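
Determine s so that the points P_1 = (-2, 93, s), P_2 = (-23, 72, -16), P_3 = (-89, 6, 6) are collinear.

Direction P_2P_3 = (-66, -66, 22). From the x-coordinate of P_1, the parameter along the line is τ = (-2 − (-23))/(-66) = -7/22.
Then s = (-16) + (-7/22)·(22) = -23.

-23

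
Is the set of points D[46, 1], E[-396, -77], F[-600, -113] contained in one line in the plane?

DE = (-442, -78), DF = (-646, -114).
Twice the signed area of △DEF is (-442)(-114) − (-78)(-646) = 0.
The triangle is degenerate (zero area), so the points are collinear.

Yes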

=====

§ **Task directions**: In the answer, each entry from the listing must be transcribed exactly.

§ **Solution**:
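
Determine s so that the points P_1 = (-2, 93, s), P_2 = (-23, 72, -16), P_3 = (-89, 6, 6) are collinear.

Direction P_2P_3 = (-66, -66, 22). From the x-coordinate of P_1, the parameter along the line is τ = (-2 − (-23))/(-66) = -7/22.
Then s = (-16) + (-7/22)·(22) = -23.

-23

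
Is the set of points D[46, 1], E[-396, -77], F[-600, -113] contained in one line in the plane?

DE = (-442, -78), DF = (-646, -114).
Twice the signed area of △DEF is (-442)(-114) − (-78)(-646) = 0.
The triangle is degenerate (zero area), so the points are collinear.

Yes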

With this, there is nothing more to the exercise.